### AIM OF THE TASK:
From the records below, copy each line that has the word "tense" in it.

### DATA EXTRACT:
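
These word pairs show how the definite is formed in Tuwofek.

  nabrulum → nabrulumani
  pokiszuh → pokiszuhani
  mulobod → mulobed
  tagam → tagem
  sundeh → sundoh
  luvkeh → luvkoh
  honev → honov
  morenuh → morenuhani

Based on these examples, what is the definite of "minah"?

tagam and nabrulum both end in -m yet inflect differently (tagem, nabrulumani), so the final letter is not what conditions the rule; the last vowel is.
"minah" has last vowel 'a'. The one such stem in the data (tagam → tagem) changes the last vowel to 'e' (as does mulobod), so the same rule applies.
The other patterns: stems whose last vowel is 'e' change the last vowel to 'o'; stems whose last vowel is 'u' add -ani.
So minah → mineh.

mineh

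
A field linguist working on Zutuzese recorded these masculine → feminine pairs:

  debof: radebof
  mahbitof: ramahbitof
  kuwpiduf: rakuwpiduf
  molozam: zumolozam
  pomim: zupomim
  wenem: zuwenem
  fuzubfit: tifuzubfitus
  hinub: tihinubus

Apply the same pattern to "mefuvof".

"mefuvof" ends in -f. The stems ending in -f (debof → radebof, mahbitof → ramahbitof, kuwpiduf → rakuwpiduf) add the prefix ra-.
The other patterns: stems ending in -m add the prefix zu-; stems ending in -b or -t add ti- … -us around the stem.
So mefuvof → ramefuvof.

ramefuvof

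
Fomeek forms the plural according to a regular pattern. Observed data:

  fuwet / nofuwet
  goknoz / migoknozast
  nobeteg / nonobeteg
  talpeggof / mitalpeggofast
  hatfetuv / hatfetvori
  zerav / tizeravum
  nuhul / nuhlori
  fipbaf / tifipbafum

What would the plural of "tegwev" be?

notegwev

hatfetuv and zerav both end in -v yet inflect differently (hatfetvori, tizeravum), so the final letter is not what conditions the rule; the last vowel is.
"tegwev" has last vowel 'e'. The stems whose last vowel is 'e' (nobeteg → nonobeteg, fuwet → nofuwet) add the prefix no-.
The other patterns: stems whose last vowel is 'u' delete the last vowel and add -ori; stems whose last vowel is 'a' add ti- … -um around the stem; stems whose last vowel is 'o' add mi- … -ast around the stem.
So tegwev → notegwev.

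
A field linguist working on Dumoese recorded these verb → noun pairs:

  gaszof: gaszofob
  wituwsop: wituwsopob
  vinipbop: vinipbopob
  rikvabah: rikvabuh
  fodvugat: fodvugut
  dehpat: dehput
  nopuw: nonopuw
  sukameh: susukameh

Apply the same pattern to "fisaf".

"fisaf" has last vowel 'a'. The stems whose last vowel is 'a' (rikvabah → rikvabuh, fodvugat → fodvugut, dehpat → dehput) change the last vowel to 'u'.
So fisaf → fisuf.

fisuf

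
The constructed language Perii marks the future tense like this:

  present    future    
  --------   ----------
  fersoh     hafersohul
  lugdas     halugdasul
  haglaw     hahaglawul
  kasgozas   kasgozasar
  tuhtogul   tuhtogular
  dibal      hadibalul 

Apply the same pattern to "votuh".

havotuhul

dibal and tuhtogul both end in -l yet inflect differently (hadibalul, tuhtogular), so the final letter is not what conditions the rule; the number of vowels is.
"votuh" has 2 vowels. The stems with 2 vowels (fersoh → hafersohul, lugdas → halugdasul, haglaw → hahaglawul) add ha- … -ul around the stem.
So votuh → havotuhul.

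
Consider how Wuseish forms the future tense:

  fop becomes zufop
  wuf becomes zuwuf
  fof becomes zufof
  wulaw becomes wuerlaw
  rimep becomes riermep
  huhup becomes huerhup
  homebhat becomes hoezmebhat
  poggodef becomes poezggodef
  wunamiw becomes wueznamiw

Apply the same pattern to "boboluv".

boezboluv

fop and rimep both end in -p yet inflect differently (zufop, riermep), so the final letter is not what conditions the rule; the number of vowels is.
"boboluv" has 3 vowels. The stems with 3 vowels (homebhat → hoezmebhat, poggodef → poezggodef, wunamiw → wueznamiw) insert -ez- after the first vowel.
So boboluv → boezboluv.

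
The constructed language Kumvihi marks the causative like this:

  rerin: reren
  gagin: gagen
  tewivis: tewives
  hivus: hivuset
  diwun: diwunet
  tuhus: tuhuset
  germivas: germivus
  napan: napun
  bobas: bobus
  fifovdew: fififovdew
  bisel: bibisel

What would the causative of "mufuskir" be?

mufusker

tewivis and hivus both end in -s yet inflect differently (tewives, hivuset), so the final letter is not what conditions the rule; the last vowel is.
"mufuskir" has last vowel 'i'. The stems whose last vowel is 'i' (rerin → reren, gagin → gagen, tewivis → tewives) change the last vowel to 'e'.
The other patterns: stems whose last vowel is 'u' add -et; stems whose last vowel is 'a' change the last vowel to 'u'; stems whose last vowel is 'e' repeat the first consonant+vowel as a prefix.
So mufuskir → mufusker.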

### EXERCISE RESPONSE:
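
The constructed language Perii marks the future tense like this:
Consider how Wuseish forms the future tense: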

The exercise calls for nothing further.